Your job with the data below is to output exactly the lines from the one holding "D: arrival=10, burst=6" down to the one holding "G: arrival=0, burst=1", both included, and no others.

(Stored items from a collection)
-- Opening Marker --
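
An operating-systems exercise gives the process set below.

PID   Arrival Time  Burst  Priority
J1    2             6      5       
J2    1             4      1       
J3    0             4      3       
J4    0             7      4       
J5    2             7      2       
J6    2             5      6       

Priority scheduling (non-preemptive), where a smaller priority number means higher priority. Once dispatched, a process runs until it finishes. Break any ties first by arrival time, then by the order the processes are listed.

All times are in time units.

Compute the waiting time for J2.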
-- Closing Marker --
-- Opening Marker --
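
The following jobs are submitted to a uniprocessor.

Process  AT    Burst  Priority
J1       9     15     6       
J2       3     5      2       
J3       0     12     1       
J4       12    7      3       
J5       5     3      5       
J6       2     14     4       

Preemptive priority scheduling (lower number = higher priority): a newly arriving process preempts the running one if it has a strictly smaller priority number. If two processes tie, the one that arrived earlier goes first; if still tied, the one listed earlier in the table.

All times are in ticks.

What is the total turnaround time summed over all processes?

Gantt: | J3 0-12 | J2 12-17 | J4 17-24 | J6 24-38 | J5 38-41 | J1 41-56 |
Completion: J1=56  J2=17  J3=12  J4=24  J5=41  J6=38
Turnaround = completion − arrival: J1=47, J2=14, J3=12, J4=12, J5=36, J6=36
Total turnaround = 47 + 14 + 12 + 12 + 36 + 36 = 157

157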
-- Closing Marker --
-- Opening Marker --
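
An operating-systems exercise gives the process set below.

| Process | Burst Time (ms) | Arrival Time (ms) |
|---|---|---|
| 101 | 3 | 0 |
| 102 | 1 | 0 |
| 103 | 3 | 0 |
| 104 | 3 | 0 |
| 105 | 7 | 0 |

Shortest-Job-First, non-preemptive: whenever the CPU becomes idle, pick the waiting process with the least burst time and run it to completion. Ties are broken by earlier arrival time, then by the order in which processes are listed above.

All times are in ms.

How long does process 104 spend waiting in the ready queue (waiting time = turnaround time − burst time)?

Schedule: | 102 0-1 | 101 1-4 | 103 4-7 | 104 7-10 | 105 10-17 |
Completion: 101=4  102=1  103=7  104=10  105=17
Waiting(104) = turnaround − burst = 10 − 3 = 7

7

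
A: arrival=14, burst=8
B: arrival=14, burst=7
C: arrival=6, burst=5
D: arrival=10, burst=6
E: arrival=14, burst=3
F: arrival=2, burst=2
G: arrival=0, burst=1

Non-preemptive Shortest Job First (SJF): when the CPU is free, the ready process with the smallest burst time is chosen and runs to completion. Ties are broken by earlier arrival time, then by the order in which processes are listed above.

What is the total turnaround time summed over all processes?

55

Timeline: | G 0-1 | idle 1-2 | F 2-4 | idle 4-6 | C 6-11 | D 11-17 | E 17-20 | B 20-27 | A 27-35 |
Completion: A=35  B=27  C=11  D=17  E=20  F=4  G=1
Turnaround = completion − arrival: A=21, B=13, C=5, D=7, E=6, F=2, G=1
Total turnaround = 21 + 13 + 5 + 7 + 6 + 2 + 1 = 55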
-- Closing Marker --
- ANSWER SECTION:
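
D: arrival=10, burst=6
E: arrival=14, burst=3
F: arrival=2, burst=2
G: arrival=0, burst=1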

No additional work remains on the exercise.